■ **WORK INSTRUCTION**
Search the records for the string "this", then copy each line that has it.

■ **DATA EXTRACTS**

Start of Block

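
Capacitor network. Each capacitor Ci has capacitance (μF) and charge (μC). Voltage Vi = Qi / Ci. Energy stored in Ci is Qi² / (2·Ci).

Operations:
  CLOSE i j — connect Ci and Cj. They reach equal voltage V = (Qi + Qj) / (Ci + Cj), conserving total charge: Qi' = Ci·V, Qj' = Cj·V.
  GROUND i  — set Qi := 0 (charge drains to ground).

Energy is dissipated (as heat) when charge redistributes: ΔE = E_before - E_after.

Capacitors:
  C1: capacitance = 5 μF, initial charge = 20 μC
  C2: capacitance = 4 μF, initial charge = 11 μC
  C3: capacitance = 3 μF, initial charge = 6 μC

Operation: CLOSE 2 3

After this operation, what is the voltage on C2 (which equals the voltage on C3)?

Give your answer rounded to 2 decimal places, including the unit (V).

Initial: C1(5μF, Q=20μC, V=4.00V), C2(4μF, Q=11μC, V=2.75V), C3(3μF, Q=6μC, V=2.00V)
Op 1: CLOSE 2-3: Q_total=17.00, C_total=7.00, V=2.43; Q2=9.71, Q3=7.29; dissipated=0.482

Answer: 2.43 V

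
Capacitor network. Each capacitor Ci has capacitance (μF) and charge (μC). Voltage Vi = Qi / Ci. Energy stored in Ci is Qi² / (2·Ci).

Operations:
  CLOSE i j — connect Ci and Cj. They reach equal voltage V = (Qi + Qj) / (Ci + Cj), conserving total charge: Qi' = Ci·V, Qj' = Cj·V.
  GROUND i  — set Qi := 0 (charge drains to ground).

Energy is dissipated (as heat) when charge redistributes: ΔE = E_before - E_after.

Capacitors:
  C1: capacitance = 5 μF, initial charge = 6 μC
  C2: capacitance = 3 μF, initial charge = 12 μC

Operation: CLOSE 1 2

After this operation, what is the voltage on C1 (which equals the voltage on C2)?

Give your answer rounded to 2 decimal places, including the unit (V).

Initial: C1(5μF, Q=6μC, V=1.20V), C2(3μF, Q=12μC, V=4.00V)
Op 1: CLOSE 1-2: Q_total=18.00, C_total=8.00, V=2.25; Q1=11.25, Q2=6.75; dissipated=7.350

Answer: 2.25 V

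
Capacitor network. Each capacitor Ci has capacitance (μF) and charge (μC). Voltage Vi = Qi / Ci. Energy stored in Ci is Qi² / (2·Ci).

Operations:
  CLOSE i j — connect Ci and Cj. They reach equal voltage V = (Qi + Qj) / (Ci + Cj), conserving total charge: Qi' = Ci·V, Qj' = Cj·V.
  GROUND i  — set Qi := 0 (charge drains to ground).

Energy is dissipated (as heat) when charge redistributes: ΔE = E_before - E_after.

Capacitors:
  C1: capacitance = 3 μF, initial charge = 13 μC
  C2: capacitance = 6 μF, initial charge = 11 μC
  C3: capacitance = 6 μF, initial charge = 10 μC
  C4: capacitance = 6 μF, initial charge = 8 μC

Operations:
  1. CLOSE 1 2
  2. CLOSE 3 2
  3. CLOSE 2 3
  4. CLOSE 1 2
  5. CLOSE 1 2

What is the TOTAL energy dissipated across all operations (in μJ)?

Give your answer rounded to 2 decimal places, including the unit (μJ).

Answer: 8.00 μJ

Derivation:
Initial: C1(3μF, Q=13μC, V=4.33V), C2(6μF, Q=11μC, V=1.83V), C3(6μF, Q=10μC, V=1.67V), C4(6μF, Q=8μC, V=1.33V)
Op 1: CLOSE 1-2: Q_total=24.00, C_total=9.00, V=2.67; Q1=8.00, Q2=16.00; dissipated=6.250
Op 2: CLOSE 3-2: Q_total=26.00, C_total=12.00, V=2.17; Q3=13.00, Q2=13.00; dissipated=1.500
Op 3: CLOSE 2-3: Q_total=26.00, C_total=12.00, V=2.17; Q2=13.00, Q3=13.00; dissipated=0.000
Op 4: CLOSE 1-2: Q_total=21.00, C_total=9.00, V=2.33; Q1=7.00, Q2=14.00; dissipated=0.250
Op 5: CLOSE 1-2: Q_total=21.00, C_total=9.00, V=2.33; Q1=7.00, Q2=14.00; dissipated=0.000
Total dissipated: 8.000 μJ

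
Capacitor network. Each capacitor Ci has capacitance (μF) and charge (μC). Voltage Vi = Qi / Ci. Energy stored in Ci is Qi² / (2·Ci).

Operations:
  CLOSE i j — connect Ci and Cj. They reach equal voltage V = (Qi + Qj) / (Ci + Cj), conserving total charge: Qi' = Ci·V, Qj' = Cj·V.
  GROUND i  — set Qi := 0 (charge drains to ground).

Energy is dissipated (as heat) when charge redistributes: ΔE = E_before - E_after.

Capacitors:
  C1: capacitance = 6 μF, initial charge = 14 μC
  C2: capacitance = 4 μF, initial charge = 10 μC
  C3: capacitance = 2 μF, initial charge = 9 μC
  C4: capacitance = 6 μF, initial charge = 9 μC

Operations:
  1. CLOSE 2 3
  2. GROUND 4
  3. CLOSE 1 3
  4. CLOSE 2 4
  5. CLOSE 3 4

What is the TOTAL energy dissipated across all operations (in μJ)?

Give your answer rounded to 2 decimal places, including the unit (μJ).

Initial: C1(6μF, Q=14μC, V=2.33V), C2(4μF, Q=10μC, V=2.50V), C3(2μF, Q=9μC, V=4.50V), C4(6μF, Q=9μC, V=1.50V)
Op 1: CLOSE 2-3: Q_total=19.00, C_total=6.00, V=3.17; Q2=12.67, Q3=6.33; dissipated=2.667
Op 2: GROUND 4: Q4=0; energy lost=6.750
Op 3: CLOSE 1-3: Q_total=20.33, C_total=8.00, V=2.54; Q1=15.25, Q3=5.08; dissipated=0.521
Op 4: CLOSE 2-4: Q_total=12.67, C_total=10.00, V=1.27; Q2=5.07, Q4=7.60; dissipated=12.033
Op 5: CLOSE 3-4: Q_total=12.68, C_total=8.00, V=1.59; Q3=3.17, Q4=9.51; dissipated=1.219
Total dissipated: 23.190 μJ

Answer: 23.19 μJ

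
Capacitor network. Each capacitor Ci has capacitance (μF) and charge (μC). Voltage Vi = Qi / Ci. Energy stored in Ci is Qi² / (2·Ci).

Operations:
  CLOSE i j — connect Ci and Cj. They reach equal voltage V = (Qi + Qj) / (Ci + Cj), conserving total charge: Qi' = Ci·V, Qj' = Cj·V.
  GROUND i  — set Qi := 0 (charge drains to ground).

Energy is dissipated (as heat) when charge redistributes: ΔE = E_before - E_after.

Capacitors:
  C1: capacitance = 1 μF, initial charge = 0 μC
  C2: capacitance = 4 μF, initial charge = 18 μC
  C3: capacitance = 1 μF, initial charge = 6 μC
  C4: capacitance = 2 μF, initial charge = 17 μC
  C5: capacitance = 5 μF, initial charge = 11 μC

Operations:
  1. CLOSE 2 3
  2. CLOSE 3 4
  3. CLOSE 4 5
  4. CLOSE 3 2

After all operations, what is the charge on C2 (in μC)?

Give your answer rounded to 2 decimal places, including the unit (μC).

Answer: 21.17 μC

Derivation:
Initial: C1(1μF, Q=0μC, V=0.00V), C2(4μF, Q=18μC, V=4.50V), C3(1μF, Q=6μC, V=6.00V), C4(2μF, Q=17μC, V=8.50V), C5(5μF, Q=11μC, V=2.20V)
Op 1: CLOSE 2-3: Q_total=24.00, C_total=5.00, V=4.80; Q2=19.20, Q3=4.80; dissipated=0.900
Op 2: CLOSE 3-4: Q_total=21.80, C_total=3.00, V=7.27; Q3=7.27, Q4=14.53; dissipated=4.563
Op 3: CLOSE 4-5: Q_total=25.53, C_total=7.00, V=3.65; Q4=7.30, Q5=18.24; dissipated=18.337
Op 4: CLOSE 3-2: Q_total=26.47, C_total=5.00, V=5.29; Q3=5.29, Q2=21.17; dissipated=2.434
Final charges: Q1=0.00, Q2=21.17, Q3=5.29, Q4=7.30, Q5=18.24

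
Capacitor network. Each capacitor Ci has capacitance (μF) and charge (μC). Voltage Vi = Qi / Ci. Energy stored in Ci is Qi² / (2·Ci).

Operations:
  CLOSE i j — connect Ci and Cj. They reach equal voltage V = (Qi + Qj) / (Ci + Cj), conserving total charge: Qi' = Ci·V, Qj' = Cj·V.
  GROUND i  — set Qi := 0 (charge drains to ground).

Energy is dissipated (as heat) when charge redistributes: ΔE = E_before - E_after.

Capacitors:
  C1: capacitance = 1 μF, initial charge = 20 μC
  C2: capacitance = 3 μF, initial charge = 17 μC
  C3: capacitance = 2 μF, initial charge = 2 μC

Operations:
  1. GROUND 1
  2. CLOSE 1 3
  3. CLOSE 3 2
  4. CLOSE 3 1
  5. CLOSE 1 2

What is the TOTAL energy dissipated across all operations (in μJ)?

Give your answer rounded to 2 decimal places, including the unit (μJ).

Initial: C1(1μF, Q=20μC, V=20.00V), C2(3μF, Q=17μC, V=5.67V), C3(2μF, Q=2μC, V=1.00V)
Op 1: GROUND 1: Q1=0; energy lost=200.000
Op 2: CLOSE 1-3: Q_total=2.00, C_total=3.00, V=0.67; Q1=0.67, Q3=1.33; dissipated=0.333
Op 3: CLOSE 3-2: Q_total=18.33, C_total=5.00, V=3.67; Q3=7.33, Q2=11.00; dissipated=15.000
Op 4: CLOSE 3-1: Q_total=8.00, C_total=3.00, V=2.67; Q3=5.33, Q1=2.67; dissipated=3.000
Op 5: CLOSE 1-2: Q_total=13.67, C_total=4.00, V=3.42; Q1=3.42, Q2=10.25; dissipated=0.375
Total dissipated: 218.708 μJ

Answer: 218.71 μJ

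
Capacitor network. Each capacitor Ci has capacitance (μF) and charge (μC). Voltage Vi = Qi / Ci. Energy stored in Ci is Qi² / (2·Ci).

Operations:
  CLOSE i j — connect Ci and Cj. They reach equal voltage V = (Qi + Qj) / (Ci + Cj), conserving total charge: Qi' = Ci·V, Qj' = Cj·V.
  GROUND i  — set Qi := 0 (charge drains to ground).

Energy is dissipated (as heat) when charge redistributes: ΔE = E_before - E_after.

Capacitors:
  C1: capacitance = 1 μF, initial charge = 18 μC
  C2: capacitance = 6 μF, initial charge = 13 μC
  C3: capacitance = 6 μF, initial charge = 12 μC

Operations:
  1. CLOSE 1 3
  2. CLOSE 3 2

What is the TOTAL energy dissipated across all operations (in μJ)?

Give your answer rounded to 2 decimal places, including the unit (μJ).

Answer: 116.45 μJ

Derivation:
Initial: C1(1μF, Q=18μC, V=18.00V), C2(6μF, Q=13μC, V=2.17V), C3(6μF, Q=12μC, V=2.00V)
Op 1: CLOSE 1-3: Q_total=30.00, C_total=7.00, V=4.29; Q1=4.29, Q3=25.71; dissipated=109.714
Op 2: CLOSE 3-2: Q_total=38.71, C_total=12.00, V=3.23; Q3=19.36, Q2=19.36; dissipated=6.736
Total dissipated: 116.450 μJ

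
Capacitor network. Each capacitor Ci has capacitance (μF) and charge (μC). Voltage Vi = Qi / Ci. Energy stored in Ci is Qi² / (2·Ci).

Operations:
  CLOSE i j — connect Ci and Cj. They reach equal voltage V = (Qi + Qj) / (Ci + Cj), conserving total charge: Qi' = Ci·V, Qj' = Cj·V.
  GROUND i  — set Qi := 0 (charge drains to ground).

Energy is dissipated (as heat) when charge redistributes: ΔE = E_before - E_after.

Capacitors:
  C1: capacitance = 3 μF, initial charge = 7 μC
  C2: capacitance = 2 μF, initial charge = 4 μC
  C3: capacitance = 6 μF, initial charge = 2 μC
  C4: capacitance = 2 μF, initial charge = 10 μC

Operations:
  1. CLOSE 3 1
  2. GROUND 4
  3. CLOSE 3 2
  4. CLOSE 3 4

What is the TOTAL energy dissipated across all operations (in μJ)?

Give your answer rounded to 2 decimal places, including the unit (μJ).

Initial: C1(3μF, Q=7μC, V=2.33V), C2(2μF, Q=4μC, V=2.00V), C3(6μF, Q=2μC, V=0.33V), C4(2μF, Q=10μC, V=5.00V)
Op 1: CLOSE 3-1: Q_total=9.00, C_total=9.00, V=1.00; Q3=6.00, Q1=3.00; dissipated=4.000
Op 2: GROUND 4: Q4=0; energy lost=25.000
Op 3: CLOSE 3-2: Q_total=10.00, C_total=8.00, V=1.25; Q3=7.50, Q2=2.50; dissipated=0.750
Op 4: CLOSE 3-4: Q_total=7.50, C_total=8.00, V=0.94; Q3=5.62, Q4=1.88; dissipated=1.172
Total dissipated: 30.922 μJ

Answer: 30.92 μJ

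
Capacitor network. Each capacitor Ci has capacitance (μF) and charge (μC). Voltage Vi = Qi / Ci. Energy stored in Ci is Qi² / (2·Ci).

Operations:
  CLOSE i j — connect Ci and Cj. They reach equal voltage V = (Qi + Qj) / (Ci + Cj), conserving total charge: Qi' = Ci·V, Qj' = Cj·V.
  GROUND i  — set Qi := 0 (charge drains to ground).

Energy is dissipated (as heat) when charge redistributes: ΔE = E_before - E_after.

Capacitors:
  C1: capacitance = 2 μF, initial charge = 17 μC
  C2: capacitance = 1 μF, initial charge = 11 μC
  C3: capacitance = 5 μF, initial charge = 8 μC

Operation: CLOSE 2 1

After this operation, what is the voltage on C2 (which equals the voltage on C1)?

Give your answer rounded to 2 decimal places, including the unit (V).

Answer: 9.33 V

Derivation:
Initial: C1(2μF, Q=17μC, V=8.50V), C2(1μF, Q=11μC, V=11.00V), C3(5μF, Q=8μC, V=1.60V)
Op 1: CLOSE 2-1: Q_total=28.00, C_total=3.00, V=9.33; Q2=9.33, Q1=18.67; dissipated=2.083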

End of Block

■ **FINISHED EXERCISE**
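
After this operation, what is the voltage on C2 (which equals the voltage on C3)?
After this operation, what is the voltage on C1 (which equals the voltage on C2)?
After this operation, what is the voltage on C2 (which equals the voltage on C1)?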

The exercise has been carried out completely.